• Your objective:
Show all lines of the listing that contain the word "warned".

———

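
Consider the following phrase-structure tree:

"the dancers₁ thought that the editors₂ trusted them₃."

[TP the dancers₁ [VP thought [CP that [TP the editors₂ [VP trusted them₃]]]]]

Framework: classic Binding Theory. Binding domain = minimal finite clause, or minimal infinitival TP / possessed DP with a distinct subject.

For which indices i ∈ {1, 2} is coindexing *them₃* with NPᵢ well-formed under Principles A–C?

*them* is a pronoun, so Principle B applies: it must be free in its binding domain.
Binding domain of *them₃*: the embedded TP, whose subject is the editors₂.
*the dancers₁* c-commands the pronoun but from outside its binding domain, and is not c-commanded by it → coindexation permitted.
*the editors₂* c-commands the pronoun within its binding domain → coindexation would violate Principle B.

{1}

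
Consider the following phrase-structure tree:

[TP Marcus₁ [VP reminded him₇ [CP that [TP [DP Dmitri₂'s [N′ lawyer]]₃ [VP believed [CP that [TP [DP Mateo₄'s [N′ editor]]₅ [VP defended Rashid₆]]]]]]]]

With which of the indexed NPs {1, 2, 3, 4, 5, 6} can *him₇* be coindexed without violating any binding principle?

none

*him* is a pronoun, so Principle B applies: it must be free in its binding domain.
Binding domain of *him₇*: the matrix TP, whose subject is Marcus₁.
*Marcus₁* c-commands the pronoun within its binding domain → coindexation would violate Principle B.
*Dmitri₂*: the pronoun c-commands this R-expression → coindexation would violate Principle C on *Dmitri₂*.
*[Dmitri₂'s lawyer]₃*: the pronoun c-commands this R-expression → coindexation would violate Principle C on *[Dmitri₂'s lawyer]₃*.
*Mateo₄*: the pronoun c-commands this R-expression → coindexation would violate Principle C on *Mateo₄*.
*[Mateo₄'s editor]₅*: the pronoun c-commands this R-expression → coindexation would violate Principle C on *[Mateo₄'s editor]₅*.
*Rashid₆*: the pronoun c-commands this R-expression → coindexation would violate Principle C on *Rashid₆*.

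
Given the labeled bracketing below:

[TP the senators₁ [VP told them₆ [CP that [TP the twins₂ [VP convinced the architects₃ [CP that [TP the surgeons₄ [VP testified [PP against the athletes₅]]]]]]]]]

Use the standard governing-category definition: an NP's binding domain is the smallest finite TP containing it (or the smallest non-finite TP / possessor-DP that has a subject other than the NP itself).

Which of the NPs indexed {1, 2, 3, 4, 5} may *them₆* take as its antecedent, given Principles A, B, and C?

*them* is a pronoun, so Principle B applies: it must be free in its binding domain.
Binding domain of *them₆*: the matrix TP, whose subject is the senators₁.
*the senators₁* c-commands the pronoun within its binding domain → coindexation would violate Principle B.
*the twins₂*: the pronoun c-commands this R-expression → coindexation would violate Principle C on *the twins₂*.
*the architects₃*: the pronoun c-commands this R-expression → coindexation would violate Principle C on *the architects₃*.
*the surgeons₄*: the pronoun c-commands this R-expression → coindexation would violate Principle C on *the surgeons₄*.
*the athletes₅*: the pronoun c-commands this R-expression → coindexation would violate Principle C on *the athletes₅*.

none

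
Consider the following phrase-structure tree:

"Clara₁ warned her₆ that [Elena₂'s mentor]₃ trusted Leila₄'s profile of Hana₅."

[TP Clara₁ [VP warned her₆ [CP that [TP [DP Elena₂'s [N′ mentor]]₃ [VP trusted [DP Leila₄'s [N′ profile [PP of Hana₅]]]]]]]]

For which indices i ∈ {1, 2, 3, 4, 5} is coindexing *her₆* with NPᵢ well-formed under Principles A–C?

*her* is a pronoun, so Principle B applies: it must be free in its binding domain.
Binding domain of *her₆*: the matrix TP, whose subject is Clara₁.
*Clara₁* c-commands the pronoun within its binding domain → coindexation would violate Principle B.
*Elena₂*: the pronoun c-commands this R-expression → coindexation would violate Principle C on *Elena₂*.
*[Elena₂'s mentor]₃*: the pronoun c-commands this R-expression → coindexation would violate Principle C on *[Elena₂'s mentor]₃*.
*Leila₄*: the pronoun c-commands this R-expression → coindexation would violate Principle C on *Leila₄*.
*Hana₅*: the pronoun c-commands this R-expression → coindexation would violate Principle C on *Hana₅*.

none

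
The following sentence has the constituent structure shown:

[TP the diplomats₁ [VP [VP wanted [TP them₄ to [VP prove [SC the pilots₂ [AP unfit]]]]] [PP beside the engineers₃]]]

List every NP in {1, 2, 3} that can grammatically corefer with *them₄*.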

———

• Answer section:
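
"Clara₁ warned her₆ that [Elena₂'s mentor]₃ trusted Leila₄'s profile of Hana₅."
[TP Clara₁ [VP warned her₆ [CP that [TP [DP Elena₂'s [N′ mentor]]₃ [VP trusted [DP Leila₄'s [N′ profile [PP of Hana₅]]]]]]]]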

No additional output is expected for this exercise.